* Your task:
Look through the listing below and write out exactly the lines from the line with "At which instruction" to the line with "duplicate the top value", both included, and no others.

* Data records:
>>

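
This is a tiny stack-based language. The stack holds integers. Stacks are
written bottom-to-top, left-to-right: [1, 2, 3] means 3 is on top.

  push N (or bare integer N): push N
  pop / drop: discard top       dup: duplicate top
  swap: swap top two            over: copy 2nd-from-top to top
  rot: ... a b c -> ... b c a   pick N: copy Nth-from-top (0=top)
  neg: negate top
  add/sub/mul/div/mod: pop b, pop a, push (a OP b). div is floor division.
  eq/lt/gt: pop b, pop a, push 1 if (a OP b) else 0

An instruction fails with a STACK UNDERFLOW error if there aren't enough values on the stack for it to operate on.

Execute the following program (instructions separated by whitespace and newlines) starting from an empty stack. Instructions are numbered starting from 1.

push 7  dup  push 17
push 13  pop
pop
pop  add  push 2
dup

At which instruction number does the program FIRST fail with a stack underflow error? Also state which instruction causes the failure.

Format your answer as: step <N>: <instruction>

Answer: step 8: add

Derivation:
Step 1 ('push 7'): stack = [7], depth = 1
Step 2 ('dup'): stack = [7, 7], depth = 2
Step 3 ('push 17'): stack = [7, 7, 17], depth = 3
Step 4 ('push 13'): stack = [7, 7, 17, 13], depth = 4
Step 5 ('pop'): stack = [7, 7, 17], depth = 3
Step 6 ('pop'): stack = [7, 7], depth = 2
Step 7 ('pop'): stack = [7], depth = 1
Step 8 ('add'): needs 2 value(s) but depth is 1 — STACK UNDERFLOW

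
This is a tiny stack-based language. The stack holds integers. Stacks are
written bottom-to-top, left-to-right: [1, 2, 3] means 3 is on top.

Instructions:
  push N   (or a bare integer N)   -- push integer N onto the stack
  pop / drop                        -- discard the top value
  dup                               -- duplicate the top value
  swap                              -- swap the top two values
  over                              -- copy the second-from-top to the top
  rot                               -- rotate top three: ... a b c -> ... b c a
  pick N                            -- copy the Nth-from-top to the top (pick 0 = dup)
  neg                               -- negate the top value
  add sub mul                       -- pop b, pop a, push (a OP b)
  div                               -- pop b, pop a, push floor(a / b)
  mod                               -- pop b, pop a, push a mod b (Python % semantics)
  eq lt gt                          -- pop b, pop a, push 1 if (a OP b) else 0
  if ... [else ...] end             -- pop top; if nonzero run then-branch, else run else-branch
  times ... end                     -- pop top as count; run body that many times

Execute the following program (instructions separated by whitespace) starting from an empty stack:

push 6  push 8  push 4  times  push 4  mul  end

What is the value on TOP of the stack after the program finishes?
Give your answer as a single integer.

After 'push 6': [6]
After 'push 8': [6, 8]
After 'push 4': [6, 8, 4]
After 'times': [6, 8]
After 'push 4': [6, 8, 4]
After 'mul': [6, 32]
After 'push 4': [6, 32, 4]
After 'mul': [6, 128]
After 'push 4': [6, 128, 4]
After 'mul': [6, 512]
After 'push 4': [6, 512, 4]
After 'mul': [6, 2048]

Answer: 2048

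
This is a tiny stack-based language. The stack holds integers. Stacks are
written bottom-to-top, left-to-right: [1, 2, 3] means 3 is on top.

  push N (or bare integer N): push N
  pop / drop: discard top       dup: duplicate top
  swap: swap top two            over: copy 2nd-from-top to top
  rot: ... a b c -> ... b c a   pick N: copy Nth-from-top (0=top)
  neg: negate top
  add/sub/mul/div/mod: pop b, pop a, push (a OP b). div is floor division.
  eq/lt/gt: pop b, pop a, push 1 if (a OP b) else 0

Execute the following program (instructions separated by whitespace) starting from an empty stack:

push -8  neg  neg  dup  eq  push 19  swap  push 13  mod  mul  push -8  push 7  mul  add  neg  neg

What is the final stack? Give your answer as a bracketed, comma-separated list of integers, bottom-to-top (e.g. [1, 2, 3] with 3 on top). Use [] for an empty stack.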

<<
>>

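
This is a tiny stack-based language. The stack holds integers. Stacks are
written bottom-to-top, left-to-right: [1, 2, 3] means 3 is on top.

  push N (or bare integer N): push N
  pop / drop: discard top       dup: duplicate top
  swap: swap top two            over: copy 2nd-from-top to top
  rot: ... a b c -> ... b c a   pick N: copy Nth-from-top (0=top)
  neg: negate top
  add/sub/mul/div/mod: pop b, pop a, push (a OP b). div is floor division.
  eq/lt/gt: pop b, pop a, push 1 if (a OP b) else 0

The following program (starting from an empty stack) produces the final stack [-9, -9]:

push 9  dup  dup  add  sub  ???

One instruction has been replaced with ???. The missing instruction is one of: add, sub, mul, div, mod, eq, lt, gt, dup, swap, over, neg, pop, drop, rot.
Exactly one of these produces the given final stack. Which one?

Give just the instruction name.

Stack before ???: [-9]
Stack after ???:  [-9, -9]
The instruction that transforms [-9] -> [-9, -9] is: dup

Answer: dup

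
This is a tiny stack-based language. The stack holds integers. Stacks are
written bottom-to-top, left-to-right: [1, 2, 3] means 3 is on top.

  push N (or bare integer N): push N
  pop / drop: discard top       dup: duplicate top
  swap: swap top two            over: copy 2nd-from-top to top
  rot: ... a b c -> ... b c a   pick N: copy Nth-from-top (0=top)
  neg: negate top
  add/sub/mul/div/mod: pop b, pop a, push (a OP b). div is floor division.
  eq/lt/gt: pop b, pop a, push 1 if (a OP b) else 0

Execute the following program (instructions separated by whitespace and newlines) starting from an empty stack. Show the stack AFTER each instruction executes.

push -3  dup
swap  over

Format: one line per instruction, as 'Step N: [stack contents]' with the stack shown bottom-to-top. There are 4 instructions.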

<<

* Your response:
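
At which instruction number does the program FIRST fail with a stack underflow error? Also state which instruction causes the failure.

Format your answer as: step <N>: <instruction>

Answer: step 8: add

Derivation:
Step 1 ('push 7'): stack = [7], depth = 1
Step 2 ('dup'): stack = [7, 7], depth = 2
Step 3 ('push 17'): stack = [7, 7, 17], depth = 3
Step 4 ('push 13'): stack = [7, 7, 17, 13], depth = 4
Step 5 ('pop'): stack = [7, 7, 17], depth = 3
Step 6 ('pop'): stack = [7, 7], depth = 2
Step 7 ('pop'): stack = [7], depth = 1
Step 8 ('add'): needs 2 value(s) but depth is 1 — STACK UNDERFLOW

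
This is a tiny stack-based language. The stack holds integers. Stacks are
written bottom-to-top, left-to-right: [1, 2, 3] means 3 is on top.

Instructions:
  push N   (or a bare integer N)   -- push integer N onto the stack
  pop / drop                        -- discard the top value
  dup                               -- duplicate the top value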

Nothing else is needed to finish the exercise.